Saved data entries:
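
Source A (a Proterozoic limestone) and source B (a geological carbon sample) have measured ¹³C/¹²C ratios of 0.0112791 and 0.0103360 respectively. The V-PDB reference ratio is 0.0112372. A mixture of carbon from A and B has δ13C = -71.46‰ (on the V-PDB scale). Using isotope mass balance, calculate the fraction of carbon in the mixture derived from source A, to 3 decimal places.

δ_A = (0.0112791/0.0112372 − 1)×1000 = (1.003729 − 1)×1000 = 3.729‰
δ_B = (0.0103360/0.0112372 − 1)×1000 = (0.919802 − 1)×1000 = -80.198‰
f_A = (δ_mix − δ_B)/(δ_A − δ_B) = (-71.46 − (-80.198))/(3.729 − (-80.198))
f_A = 8.738 / 83.927 = 0.1041

0.104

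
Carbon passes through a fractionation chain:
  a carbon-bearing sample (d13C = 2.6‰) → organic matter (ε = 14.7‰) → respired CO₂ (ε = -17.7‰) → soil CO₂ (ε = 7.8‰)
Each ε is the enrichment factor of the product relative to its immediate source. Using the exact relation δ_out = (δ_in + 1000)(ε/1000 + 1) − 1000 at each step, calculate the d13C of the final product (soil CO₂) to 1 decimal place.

step 1: δ = (2.60 + 1000)·(14.7/1000 + 1) − 1000 = 17.34‰
step 2: δ = (17.34 + 1000)·(-17.7/1000 + 1) − 1000 = -0.67‰
step 3: δ = (-0.67 + 1000)·(7.8/1000 + 1) − 1000 = 7.13‰

7.1‰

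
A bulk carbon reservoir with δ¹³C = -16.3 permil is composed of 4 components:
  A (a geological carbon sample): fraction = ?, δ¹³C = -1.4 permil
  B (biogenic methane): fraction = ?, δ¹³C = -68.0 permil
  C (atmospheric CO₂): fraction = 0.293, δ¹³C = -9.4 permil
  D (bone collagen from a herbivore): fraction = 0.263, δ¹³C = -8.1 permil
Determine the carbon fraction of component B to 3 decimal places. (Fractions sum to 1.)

0.162

Let f_B and f_A be the unknown fractions; fractions sum to 1 so f_B + f_A = 0.444.
Mass balance: Σ fᵢ·δᵢ = δ_bulk ⇒ f_B·(-68.0) + f_A·(-1.4) = -16.3 − (-4.885) = -11.416
Substitute f_A = 0.444 − f_B:
f_B·(-68.0 − -1.4) = -11.416 − 0.444×(-1.4) = -10.794
f_B = -10.794 / -66.6 = 0.1621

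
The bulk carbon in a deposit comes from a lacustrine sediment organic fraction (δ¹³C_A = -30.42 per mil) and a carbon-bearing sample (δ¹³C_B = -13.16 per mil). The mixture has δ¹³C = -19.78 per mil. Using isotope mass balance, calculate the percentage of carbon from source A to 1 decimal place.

38.4%

δ_mix = f_A·δ_A + (1 − f_A)·δ_B  ⇒  f_A = (δ_mix − δ_B)/(δ_A − δ_B)
f_A = (-19.78 − (-13.16)) / (-30.42 − (-13.16))
f_A = -6.62 / -17.26 = 0.3835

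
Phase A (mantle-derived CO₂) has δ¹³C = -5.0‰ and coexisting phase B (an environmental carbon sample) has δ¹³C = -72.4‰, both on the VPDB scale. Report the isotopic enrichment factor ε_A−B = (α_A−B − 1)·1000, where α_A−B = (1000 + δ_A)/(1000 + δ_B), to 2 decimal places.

α_A−B = (1000 + -5.0) / (1000 + -72.4) = 995.0 / 927.6 = 1.072661
ε_A−B = (1.072661 − 1) × 1000 = 72.661‰
(The approximation ε ≈ δ_A − δ_B would give 67.4‰.)

72.66‰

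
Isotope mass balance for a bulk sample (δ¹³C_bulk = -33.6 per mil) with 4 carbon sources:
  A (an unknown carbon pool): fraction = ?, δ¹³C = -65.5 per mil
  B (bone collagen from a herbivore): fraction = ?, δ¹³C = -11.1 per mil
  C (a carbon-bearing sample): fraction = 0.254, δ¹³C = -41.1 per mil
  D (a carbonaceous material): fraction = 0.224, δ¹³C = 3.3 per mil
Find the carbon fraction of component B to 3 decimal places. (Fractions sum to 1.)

0.189

Let f_B and f_A be the unknown fractions; fractions sum to 1 so f_B + f_A = 0.522.
Mass balance: Σ fᵢ·δᵢ = δ_bulk ⇒ f_B·(-11.1) + f_A·(-65.5) = -33.6 − (-9.700) = -23.900
Substitute f_A = 0.522 − f_B:
f_B·(-11.1 − -65.5) = -23.900 − 0.522×(-65.5) = 10.291
f_B = 10.291 / 54.4 = 0.1892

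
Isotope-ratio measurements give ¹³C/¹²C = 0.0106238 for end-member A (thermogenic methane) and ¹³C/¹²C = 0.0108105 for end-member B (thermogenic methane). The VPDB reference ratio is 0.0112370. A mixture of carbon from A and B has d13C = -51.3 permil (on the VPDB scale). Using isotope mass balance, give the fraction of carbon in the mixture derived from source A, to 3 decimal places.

δ_A = (0.0106238/0.0112370 − 1)×1000 = (0.945430 − 1)×1000 = -54.570 permil
δ_B = (0.0108105/0.0112370 − 1)×1000 = (0.962045 − 1)×1000 = -37.955 permil
f_A = (δ_mix − δ_B)/(δ_A − δ_B) = (-51.3 − (-37.955))/(-54.570 − (-37.955))
f_A = -13.345 / -16.615 = 0.8032

0.803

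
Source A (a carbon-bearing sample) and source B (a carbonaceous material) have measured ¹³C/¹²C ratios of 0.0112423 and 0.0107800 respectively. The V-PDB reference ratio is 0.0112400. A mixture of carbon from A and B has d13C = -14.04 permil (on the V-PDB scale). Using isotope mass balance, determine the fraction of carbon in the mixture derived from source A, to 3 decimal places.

δ_A = (0.0112423/0.0112400 − 1)×1000 = (1.000205 − 1)×1000 = 0.205 permil
δ_B = (0.0107800/0.0112400 − 1)×1000 = (0.959075 − 1)×1000 = -40.925 permil
f_A = (δ_mix − δ_B)/(δ_A − δ_B) = (-14.04 − (-40.925))/(0.205 − (-40.925))
f_A = 26.885 / 41.130 = 0.6537

0.654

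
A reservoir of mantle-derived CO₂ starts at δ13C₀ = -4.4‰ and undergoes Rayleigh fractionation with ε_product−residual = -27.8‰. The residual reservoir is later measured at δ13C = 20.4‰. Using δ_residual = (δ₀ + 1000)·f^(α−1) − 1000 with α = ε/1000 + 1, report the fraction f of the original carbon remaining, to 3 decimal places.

α − 1 = ε/1000 = -0.0278
(δ_res + 1000)/(δ₀ + 1000) = (20.4 + 1000)/(-4.4 + 1000) = 1020.4/995.6 = 1.024910
f = 1.024910^(1/-0.0278) = exp(ln(1.024910)/-0.0278) = exp(0.02460/-0.0278)
f = exp(-0.8851) = 0.4127

0.413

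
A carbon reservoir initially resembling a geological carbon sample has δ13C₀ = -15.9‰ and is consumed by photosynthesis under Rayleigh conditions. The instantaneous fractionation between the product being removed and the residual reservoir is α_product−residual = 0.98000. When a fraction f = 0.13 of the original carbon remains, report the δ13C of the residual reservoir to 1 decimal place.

25.1‰

Rayleigh residual: δ_res = (δ₀ + 1000)·f^(α−1) − 1000
α − 1 = -0.02000
f^(α−1) = 0.13^(-0.02000) = 1.041648
δ_res = (-15.9 + 1000) × 1.041648 − 1000 = 1025.086 − 1000 = 25.09‰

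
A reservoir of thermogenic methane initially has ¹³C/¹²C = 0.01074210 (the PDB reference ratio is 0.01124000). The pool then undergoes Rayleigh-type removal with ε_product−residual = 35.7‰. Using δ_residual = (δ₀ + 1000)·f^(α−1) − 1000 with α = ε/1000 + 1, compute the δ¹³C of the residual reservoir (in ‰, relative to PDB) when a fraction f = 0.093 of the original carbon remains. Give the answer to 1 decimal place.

-122.0‰

δ₀ = (0.01074210/0.01124000 − 1)×1000 = (0.955703 − 1)×1000 = -44.297‰
α − 1 = ε/1000 = 0.0357
f^(α−1) = 0.093^(0.0357) = 0.918702
δ_res = (-44.297 + 1000) × 0.918702 − 1000 = 878.006 − 1000 = -121.99‰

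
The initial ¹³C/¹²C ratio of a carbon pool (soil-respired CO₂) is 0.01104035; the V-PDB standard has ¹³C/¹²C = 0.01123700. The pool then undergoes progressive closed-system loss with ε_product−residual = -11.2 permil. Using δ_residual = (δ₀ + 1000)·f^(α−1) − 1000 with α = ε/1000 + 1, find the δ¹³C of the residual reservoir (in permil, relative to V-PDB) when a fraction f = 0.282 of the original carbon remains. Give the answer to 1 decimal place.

-3.5 permil

δ₀ = (0.01104035/0.01123700 − 1)×1000 = (0.982500 − 1)×1000 = -17.500 permil
α − 1 = ε/1000 = -0.0112
f^(α−1) = 0.282^(-0.0112) = 1.014278
δ_res = (-17.500 + 1000) × 1.014278 − 1000 = 996.528 − 1000 = -3.47 permil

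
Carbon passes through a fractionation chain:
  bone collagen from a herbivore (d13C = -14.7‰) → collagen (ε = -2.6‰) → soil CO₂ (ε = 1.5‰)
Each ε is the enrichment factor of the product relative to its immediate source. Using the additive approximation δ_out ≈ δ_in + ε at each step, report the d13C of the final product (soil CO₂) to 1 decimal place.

step 1: δ ≈ -14.7 + (-2.6) = -17.3‰
step 2: δ ≈ -17.3 + (1.5) = -15.8‰

-15.8‰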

> **The task**
Going through the entries, return every line holding the word "herbivore".

> **Exercise response**
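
  D (bone collagen from a herbivore): fraction = 0.263, δ¹³C = -8.1 permil
  B (bone collagen from a herbivore): fraction = ?, δ¹³C = -11.1 per mil
  bone collagen from a herbivore (d13C = -14.7‰) → collagen (ε = -2.6‰) → soil CO₂ (ε = 1.5‰)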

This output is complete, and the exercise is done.